» **Your assignment**: Print each record below character for character.

» **Data to use**:

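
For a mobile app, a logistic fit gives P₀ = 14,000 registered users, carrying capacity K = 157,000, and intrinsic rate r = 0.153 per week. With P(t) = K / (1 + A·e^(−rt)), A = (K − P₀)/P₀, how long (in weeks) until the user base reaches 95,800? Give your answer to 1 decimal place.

A = (157000 − 14000)/14000 = 10.21429
95800 = 157000/(1 + 10.21429·e^(−0.153t)) → 1 + 10.21429·e^(−0.153t) = 1.63883
e^(−0.153t) = 0.062543 → t = ln(15.98903)/0.153 = 2.7719/0.153

t ≈ 18.1 weeks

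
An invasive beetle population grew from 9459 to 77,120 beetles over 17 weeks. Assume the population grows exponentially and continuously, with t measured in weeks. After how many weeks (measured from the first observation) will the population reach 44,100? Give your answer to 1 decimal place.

t ≈ 12.5 weeks

r = ln(77120/9459) / 17 ≈ 0.123435 per week
t = ln(44100/9459) / r = 1.53949 / 0.123435 ≈ 12.472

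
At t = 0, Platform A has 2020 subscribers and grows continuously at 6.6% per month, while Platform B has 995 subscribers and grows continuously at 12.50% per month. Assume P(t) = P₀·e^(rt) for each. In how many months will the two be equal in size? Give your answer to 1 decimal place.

2020·e^(0.066t) = 995·e^(0.125t)
2020/995 = e^((0.125 − 0.066)t) → ln(2.03015) = 0.059·t
t = 0.70811 / 0.059

t ≈ 12.0 months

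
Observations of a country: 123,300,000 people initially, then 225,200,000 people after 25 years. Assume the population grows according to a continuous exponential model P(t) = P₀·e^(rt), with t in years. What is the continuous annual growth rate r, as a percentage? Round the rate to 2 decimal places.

225200000 = 123300000 · e^(r·25)
e^(25r) = 225200000/123300000 = 1.82644
r = ln(1.82644) / 25 = 0.60237 / 25

r ≈ 2.41% per year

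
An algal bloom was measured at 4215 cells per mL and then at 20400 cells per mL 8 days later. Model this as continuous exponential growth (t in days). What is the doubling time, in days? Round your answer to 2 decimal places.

r = ln(20400/4215) / 8 = ln(4.83986) / 8 ≈ 0.197111 per day
doubling time = ln 2 / |r| = 0.69315 / 0.197111

doubling time ≈ 3.52 days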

» **Result of the exercise**:
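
For a mobile app, a logistic fit gives P₀ = 14,000 registered users, carrying capacity K = 157,000, and intrinsic rate r = 0.153 per week. With P(t) = K / (1 + A·e^(−rt)), A = (K − P₀)/P₀, how long (in weeks) until the user base reaches 95,800? Give your answer to 1 decimal place.

A = (157000 − 14000)/14000 = 10.21429
95800 = 157000/(1 + 10.21429·e^(−0.153t)) → 1 + 10.21429·e^(−0.153t) = 1.63883
e^(−0.153t) = 0.062543 → t = ln(15.98903)/0.153 = 2.7719/0.153

t ≈ 18.1 weeks

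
An invasive beetle population grew from 9459 to 77,120 beetles over 17 weeks. Assume the population grows exponentially and continuously, with t measured in weeks. After how many weeks (measured from the first observation) will the population reach 44,100? Give your answer to 1 decimal place.

t ≈ 12.5 weeks

r = ln(77120/9459) / 17 ≈ 0.123435 per week
t = ln(44100/9459) / r = 1.53949 / 0.123435 ≈ 12.472

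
At t = 0, Platform A has 2020 subscribers and grows continuously at 6.6% per month, while Platform B has 995 subscribers and grows continuously at 12.50% per month. Assume P(t) = P₀·e^(rt) for each. In how many months will the two be equal in size? Give your answer to 1 decimal place.

2020·e^(0.066t) = 995·e^(0.125t)
2020/995 = e^((0.125 − 0.066)t) → ln(2.03015) = 0.059·t
t = 0.70811 / 0.059

t ≈ 12.0 months

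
Observations of a country: 123,300,000 people initially, then 225,200,000 people after 25 years. Assume the population grows according to a continuous exponential model P(t) = P₀·e^(rt), with t in years. What is the continuous annual growth rate r, as a percentage? Round the rate to 2 decimal places.

225200000 = 123300000 · e^(r·25)
e^(25r) = 225200000/123300000 = 1.82644
r = ln(1.82644) / 25 = 0.60237 / 25

r ≈ 2.41% per year

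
An algal bloom was measured at 4215 cells per mL and then at 20400 cells per mL 8 days later. Model this as continuous exponential growth (t in days). What is the doubling time, in days? Round your answer to 2 decimal places.

r = ln(20400/4215) / 8 = ln(4.83986) / 8 ≈ 0.197111 per day
doubling time = ln 2 / |r| = 0.69315 / 0.197111

doubling time ≈ 3.52 days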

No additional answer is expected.